Task statement:
An exact reproduction of the lines from the one with "An industrial stock has" to the end of the data below is required. No other lines may be included.

(Supplied data)

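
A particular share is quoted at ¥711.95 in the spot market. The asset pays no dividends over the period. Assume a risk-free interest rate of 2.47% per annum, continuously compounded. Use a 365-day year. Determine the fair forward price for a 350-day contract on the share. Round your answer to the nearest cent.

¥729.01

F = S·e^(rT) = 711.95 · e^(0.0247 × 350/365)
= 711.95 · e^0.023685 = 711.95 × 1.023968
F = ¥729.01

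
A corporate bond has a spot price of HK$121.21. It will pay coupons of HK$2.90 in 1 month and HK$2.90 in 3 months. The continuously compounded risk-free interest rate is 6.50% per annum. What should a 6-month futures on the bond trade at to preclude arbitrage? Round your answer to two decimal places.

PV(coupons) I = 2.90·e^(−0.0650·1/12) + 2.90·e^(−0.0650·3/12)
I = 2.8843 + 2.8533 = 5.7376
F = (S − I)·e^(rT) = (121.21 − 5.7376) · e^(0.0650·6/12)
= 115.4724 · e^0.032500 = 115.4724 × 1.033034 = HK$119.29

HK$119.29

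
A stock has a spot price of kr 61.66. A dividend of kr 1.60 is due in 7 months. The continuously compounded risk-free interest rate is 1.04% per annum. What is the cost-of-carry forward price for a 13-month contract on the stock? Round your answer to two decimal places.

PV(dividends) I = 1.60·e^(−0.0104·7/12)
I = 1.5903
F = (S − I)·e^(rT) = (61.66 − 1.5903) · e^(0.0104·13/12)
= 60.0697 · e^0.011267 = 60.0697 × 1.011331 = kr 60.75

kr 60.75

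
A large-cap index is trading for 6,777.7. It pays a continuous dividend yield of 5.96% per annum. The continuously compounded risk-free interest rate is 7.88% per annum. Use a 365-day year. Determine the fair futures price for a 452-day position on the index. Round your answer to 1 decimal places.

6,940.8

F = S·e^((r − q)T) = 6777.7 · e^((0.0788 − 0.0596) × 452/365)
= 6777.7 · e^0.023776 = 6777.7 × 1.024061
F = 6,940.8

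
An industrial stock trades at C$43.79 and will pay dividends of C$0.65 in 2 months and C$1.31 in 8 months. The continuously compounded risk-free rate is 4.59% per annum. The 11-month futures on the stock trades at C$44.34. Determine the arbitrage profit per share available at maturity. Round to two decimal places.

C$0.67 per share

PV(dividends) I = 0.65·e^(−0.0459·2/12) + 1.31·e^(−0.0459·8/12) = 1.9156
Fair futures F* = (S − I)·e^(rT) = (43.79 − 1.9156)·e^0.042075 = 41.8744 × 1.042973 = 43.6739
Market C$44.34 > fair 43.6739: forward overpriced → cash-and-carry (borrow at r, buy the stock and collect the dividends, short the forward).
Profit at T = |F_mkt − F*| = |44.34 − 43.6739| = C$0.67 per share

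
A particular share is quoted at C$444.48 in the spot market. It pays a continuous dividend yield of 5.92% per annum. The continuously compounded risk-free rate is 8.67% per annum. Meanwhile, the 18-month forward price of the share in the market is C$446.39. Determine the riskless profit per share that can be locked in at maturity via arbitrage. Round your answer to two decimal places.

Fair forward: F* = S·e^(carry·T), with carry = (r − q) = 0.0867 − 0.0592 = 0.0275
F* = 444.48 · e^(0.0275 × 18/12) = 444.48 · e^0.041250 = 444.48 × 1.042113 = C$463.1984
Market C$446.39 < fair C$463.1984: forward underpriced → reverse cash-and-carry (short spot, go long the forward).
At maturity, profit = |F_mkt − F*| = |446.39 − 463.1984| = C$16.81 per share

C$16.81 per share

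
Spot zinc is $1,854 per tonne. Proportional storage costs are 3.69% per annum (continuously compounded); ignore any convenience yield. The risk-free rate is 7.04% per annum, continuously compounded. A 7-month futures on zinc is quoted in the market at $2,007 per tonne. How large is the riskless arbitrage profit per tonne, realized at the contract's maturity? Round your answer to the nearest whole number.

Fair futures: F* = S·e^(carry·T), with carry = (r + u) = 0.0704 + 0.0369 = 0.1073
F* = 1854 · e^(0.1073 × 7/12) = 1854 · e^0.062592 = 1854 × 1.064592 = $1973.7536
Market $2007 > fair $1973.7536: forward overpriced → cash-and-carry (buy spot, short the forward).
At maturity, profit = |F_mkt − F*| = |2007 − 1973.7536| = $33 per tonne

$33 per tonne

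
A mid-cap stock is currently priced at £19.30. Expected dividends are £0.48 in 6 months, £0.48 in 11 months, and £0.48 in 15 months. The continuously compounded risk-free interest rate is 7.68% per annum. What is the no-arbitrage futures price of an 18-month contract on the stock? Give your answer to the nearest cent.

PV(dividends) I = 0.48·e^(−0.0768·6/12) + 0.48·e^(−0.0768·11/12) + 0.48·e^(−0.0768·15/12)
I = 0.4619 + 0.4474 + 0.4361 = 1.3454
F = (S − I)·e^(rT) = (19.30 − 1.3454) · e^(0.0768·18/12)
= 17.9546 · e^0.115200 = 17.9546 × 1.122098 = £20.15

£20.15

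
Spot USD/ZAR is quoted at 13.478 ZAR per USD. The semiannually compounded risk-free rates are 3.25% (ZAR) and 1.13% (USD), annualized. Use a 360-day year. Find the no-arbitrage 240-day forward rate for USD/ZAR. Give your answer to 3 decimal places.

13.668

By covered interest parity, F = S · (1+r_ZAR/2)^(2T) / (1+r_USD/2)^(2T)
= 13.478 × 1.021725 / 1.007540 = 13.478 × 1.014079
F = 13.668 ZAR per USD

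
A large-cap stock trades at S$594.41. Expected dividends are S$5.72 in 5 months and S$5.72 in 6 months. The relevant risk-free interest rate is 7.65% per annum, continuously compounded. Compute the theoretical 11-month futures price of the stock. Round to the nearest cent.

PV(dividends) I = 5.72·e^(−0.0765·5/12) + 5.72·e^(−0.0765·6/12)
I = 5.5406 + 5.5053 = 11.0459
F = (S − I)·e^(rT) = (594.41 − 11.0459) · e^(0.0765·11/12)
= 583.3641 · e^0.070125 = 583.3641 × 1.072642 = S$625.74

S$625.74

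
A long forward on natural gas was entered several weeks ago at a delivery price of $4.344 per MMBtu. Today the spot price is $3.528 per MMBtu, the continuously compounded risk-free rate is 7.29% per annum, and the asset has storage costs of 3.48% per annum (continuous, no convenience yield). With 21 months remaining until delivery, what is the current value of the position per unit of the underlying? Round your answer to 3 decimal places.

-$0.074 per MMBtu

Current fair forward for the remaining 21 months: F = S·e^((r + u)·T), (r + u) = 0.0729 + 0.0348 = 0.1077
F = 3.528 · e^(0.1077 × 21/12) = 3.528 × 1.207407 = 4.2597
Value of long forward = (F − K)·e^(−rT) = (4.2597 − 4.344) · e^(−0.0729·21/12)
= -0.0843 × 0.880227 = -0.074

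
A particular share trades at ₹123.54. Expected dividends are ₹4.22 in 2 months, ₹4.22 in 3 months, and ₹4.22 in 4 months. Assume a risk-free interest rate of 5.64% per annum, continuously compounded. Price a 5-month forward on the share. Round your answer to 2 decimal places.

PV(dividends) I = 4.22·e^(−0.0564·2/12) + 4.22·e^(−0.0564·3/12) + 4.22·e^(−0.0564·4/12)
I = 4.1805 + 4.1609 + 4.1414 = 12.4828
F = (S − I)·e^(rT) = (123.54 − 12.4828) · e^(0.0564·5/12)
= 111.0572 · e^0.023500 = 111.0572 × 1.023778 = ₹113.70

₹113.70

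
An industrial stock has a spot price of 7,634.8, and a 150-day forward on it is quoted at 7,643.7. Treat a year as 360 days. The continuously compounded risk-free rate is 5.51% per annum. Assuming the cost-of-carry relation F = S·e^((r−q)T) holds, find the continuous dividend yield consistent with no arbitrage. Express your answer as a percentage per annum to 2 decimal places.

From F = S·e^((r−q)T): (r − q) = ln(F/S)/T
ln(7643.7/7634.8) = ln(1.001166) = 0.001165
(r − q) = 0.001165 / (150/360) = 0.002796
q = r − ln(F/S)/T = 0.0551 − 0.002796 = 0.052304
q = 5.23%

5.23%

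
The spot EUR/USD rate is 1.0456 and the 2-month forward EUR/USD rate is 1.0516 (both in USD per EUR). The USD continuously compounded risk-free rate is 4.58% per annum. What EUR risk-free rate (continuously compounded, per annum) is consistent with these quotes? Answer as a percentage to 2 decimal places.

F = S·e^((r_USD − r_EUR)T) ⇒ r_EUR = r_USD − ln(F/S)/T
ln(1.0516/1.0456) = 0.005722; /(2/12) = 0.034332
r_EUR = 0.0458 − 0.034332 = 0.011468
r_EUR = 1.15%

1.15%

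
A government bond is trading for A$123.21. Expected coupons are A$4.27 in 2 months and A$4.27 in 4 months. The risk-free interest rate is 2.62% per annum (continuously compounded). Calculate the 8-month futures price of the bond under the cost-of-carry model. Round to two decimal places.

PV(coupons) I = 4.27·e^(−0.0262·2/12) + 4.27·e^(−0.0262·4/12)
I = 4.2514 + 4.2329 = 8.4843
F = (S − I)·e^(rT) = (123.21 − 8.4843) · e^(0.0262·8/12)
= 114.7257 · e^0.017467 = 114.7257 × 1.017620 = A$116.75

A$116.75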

(End Supplied data)

Worked solution:
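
An industrial stock has a spot price of 7,634.8, and a 150-day forward on it is quoted at 7,643.7. Treat a year as 360 days. The continuously compounded risk-free rate is 5.51% per annum. Assuming the cost-of-carry relation F = S·e^((r−q)T) holds, find the continuous dividend yield consistent with no arbitrage. Express your answer as a percentage per annum to 2 decimal places.

From F = S·e^((r−q)T): (r − q) = ln(F/S)/T
ln(7643.7/7634.8) = ln(1.001166) = 0.001165
(r − q) = 0.001165 / (150/360) = 0.002796
q = r − ln(F/S)/T = 0.0551 − 0.002796 = 0.052304
q = 5.23%

5.23%

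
The spot EUR/USD rate is 1.0456 and the 2-month forward EUR/USD rate is 1.0516 (both in USD per EUR). The USD continuously compounded risk-free rate is 4.58% per annum. What EUR risk-free rate (continuously compounded, per annum) is consistent with these quotes? Answer as a percentage to 2 decimal places.

F = S·e^((r_USD − r_EUR)T) ⇒ r_EUR = r_USD − ln(F/S)/T
ln(1.0516/1.0456) = 0.005722; /(2/12) = 0.034332
r_EUR = 0.0458 − 0.034332 = 0.011468
r_EUR = 1.15%

1.15%

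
A government bond is trading for A$123.21. Expected coupons are A$4.27 in 2 months and A$4.27 in 4 months. The risk-free interest rate is 2.62% per annum (continuously compounded). Calculate the 8-month futures price of the bond under the cost-of-carry model. Round to two decimal places.

PV(coupons) I = 4.27·e^(−0.0262·2/12) + 4.27·e^(−0.0262·4/12)
I = 4.2514 + 4.2329 = 8.4843
F = (S − I)·e^(rT) = (123.21 − 8.4843) · e^(0.0262·8/12)
= 114.7257 · e^0.017467 = 114.7257 × 1.017620 = A$116.75

A$116.75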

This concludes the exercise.